------ WORKING DATA

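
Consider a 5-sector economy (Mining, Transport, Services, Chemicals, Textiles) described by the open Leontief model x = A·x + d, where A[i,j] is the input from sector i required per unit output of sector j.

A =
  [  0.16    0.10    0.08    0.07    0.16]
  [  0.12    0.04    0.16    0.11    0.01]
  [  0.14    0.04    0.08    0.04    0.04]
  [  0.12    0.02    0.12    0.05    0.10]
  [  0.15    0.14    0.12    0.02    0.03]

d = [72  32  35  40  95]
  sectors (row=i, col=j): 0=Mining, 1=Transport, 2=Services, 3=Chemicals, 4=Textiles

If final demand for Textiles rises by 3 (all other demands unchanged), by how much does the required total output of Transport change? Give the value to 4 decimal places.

0.2257

Form M = I − A:
  [  0.84   -0.10   -0.08   -0.07   -0.16]
  [ -0.12    0.96   -0.16   -0.11   -0.01]
  [ -0.14   -0.04    0.92   -0.04   -0.04]
  [ -0.12   -0.02   -0.12    0.95   -0.10]
  [ -0.15   -0.14   -0.12   -0.02    0.97]
Leontief inverse L = M⁻¹:
  [  1.3103    0.1822    0.1939    0.1309    0.2395]
  [  0.2312    1.0899    0.2397    0.1549    0.0752]
  [  0.2311    0.0871    1.1446    0.0773    0.0942]
  [  0.2279    0.0778    0.1962    1.0900    0.1589]
  [  0.2693    0.1979    0.2102    0.0746    1.0937]
Total output x = L · d:
  x_0 = 1.3103·72 + 0.1822·32 + 0.1939·35 + 0.1309·40 + 0.2395·95 = 134.9462
  x_1 = 0.2312·72 + 1.0899·32 + 0.2397·35 + 0.1549·40 + 0.0752·95 = 73.2578
  x_2 = 0.2311·72 + 0.0871·32 + 1.1446·35 + 0.0773·40 + 0.0942·95 = 71.5217
  x_3 = 0.2279·72 + 0.0778·32 + 0.1962·35 + 1.0900·40 + 0.1589·95 = 84.4613
  x_4 = 0.2693·72 + 0.1979·32 + 0.2102·35 + 0.0746·40 + 1.0937·95 = 139.9689
Δx_1 = L[1,4] · Δd_4 = 0.0752 · 3 = 0.2257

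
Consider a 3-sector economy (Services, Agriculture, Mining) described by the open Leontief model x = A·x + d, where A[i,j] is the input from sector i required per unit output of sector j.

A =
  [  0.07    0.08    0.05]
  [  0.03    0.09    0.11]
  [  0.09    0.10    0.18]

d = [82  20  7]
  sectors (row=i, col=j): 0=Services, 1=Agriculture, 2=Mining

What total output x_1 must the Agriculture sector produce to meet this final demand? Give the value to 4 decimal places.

27.6588

Form M = I − A:
  [  0.93   -0.08   -0.05]
  [ -0.03    0.91   -0.11]
  [ -0.09   -0.10    0.82]
Leontief inverse L = M⁻¹:
  [  1.0864    0.1043    0.0802]
  [  0.0510    1.1202    0.1534]
  [  0.1255    0.1481    1.2470]
Total output x = L · d:
  x_0 = 1.0864·82 + 0.1043·20 + 0.0802·7 = 91.7329
  x_1 = 0.0510·82 + 1.1202·20 + 0.1534·7 = 27.6588
  x_2 = 0.1255·82 + 0.1481·20 + 1.2470·7 = 21.9779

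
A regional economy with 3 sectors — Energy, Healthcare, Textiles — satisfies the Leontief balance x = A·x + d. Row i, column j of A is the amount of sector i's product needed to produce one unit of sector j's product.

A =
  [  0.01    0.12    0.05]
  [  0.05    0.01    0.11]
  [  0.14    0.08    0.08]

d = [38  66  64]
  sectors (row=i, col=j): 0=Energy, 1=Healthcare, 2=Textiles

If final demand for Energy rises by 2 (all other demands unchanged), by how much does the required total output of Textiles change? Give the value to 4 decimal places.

Form M = I − A:
  [  0.99   -0.12   -0.05]
  [ -0.05    0.99   -0.11]
  [ -0.14   -0.08    0.92]
Leontief inverse L = M⁻¹:
  [  1.0268    0.1302    0.0714]
  [  0.0699    1.0288    0.1268]
  [  0.1623    0.1093    1.1088]
Total output x = L · d:
  x_0 = 1.0268·38 + 0.1302·66 + 0.0714·64 = 52.1800
  x_1 = 0.0699·38 + 1.0288·66 + 0.1268·64 = 78.6739
  x_2 = 0.1623·38 + 0.1093·66 + 1.1088·64 = 84.3469
Δx_2 = L[2,0] · Δd_0 = 0.1623 · 2 = 0.3247

0.3247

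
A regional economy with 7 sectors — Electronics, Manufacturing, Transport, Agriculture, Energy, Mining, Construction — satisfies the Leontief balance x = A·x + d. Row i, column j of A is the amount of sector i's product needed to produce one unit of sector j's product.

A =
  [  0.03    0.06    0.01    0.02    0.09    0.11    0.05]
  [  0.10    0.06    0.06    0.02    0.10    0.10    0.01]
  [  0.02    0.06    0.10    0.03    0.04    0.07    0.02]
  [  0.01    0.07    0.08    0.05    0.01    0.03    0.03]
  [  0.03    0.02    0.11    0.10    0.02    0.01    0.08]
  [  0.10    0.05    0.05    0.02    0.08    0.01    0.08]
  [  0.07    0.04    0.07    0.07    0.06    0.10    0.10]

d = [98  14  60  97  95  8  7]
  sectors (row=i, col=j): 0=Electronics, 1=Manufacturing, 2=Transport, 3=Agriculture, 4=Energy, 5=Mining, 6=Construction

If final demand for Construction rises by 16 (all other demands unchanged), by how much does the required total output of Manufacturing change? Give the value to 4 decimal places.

Form M = I − A:
  [  0.97   -0.06   -0.01   -0.02   -0.09   -0.11   -0.05]
  [ -0.10    0.94   -0.06   -0.02   -0.10   -0.10   -0.01]
  [ -0.02   -0.06    0.90   -0.03   -0.04   -0.07   -0.02]
  [ -0.01   -0.07   -0.08    0.95   -0.01   -0.03   -0.03]
  [ -0.03   -0.02   -0.11   -0.10    0.98   -0.01   -0.08]
  [ -0.10   -0.05   -0.05   -0.02   -0.08    0.99   -0.08]
  [ -0.07   -0.04   -0.07   -0.07   -0.06   -0.10    0.90]
Leontief inverse L = M⁻¹:
  [  1.0666    0.0890    0.0523    0.0487    0.1266    0.1427    0.0870]
  [  0.1384    1.0961    0.1085    0.0512    0.1441    0.1418    0.0494]
  [  0.0493    0.0887    1.1402    0.0520    0.0718    0.1020    0.0462]
  [  0.0339    0.0949    0.1132    1.0676    0.0362    0.0591    0.0495]
  [  0.0551    0.0523    0.1547    0.1266    1.0490    0.0478    0.1088]
  [  0.1316    0.0816    0.0934    0.0506    0.1179    1.0540    0.1161]
  [  0.1139    0.0825    0.1271    0.1072    0.1077    0.1502    1.1477]
Total output x = L · d:
  x_0 = 1.0666·98 + 0.0890·14 + 0.0523·60 + 0.0487·97 + 0.1266·95 + 0.1427·8 + 0.0870·7 = 127.4191
  x_1 = 0.1384·98 + 1.0961·14 + 0.1085·60 + 0.0512·97 + 0.1441·95 + 0.1418·8 + 0.0494·7 = 55.5560
  x_2 = 0.0493·98 + 0.0887·14 + 1.1402·60 + 0.0520·97 + 0.0718·95 + 0.1020·8 + 0.0462·7 = 87.4938
  x_3 = 0.0339·98 + 0.0949·14 + 0.1132·60 + 1.0676·97 + 0.0362·95 + 0.0591·8 + 0.0495·7 = 119.2540
  x_4 = 0.0551·98 + 0.0523·14 + 0.1547·60 + 0.1266·97 + 1.0490·95 + 0.0478·8 + 0.1088·7 = 128.4873
  x_5 = 0.1316·98 + 0.0816·14 + 0.0934·60 + 0.0506·97 + 0.1179·95 + 1.0540·8 + 0.1161·7 = 44.9926
  x_6 = 0.1139·98 + 0.0825·14 + 0.1271·60 + 0.1072·97 + 0.1077·95 + 0.1502·8 + 1.1477·7 = 49.8027
Δx_1 = L[1,6] · Δd_6 = 0.0494 · 16 = 0.7903

0.7903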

------------

Where a line of the data holds the word "Chemicals", copy that line.

COMPLETED TASK:
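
Consider a 5-sector economy (Mining, Transport, Services, Chemicals, Textiles) described by the open Leontief model x = A·x + d, where A[i,j] is the input from sector i required per unit output of sector j.
  sectors (row=i, col=j): 0=Mining, 1=Transport, 2=Services, 3=Chemicals, 4=Textiles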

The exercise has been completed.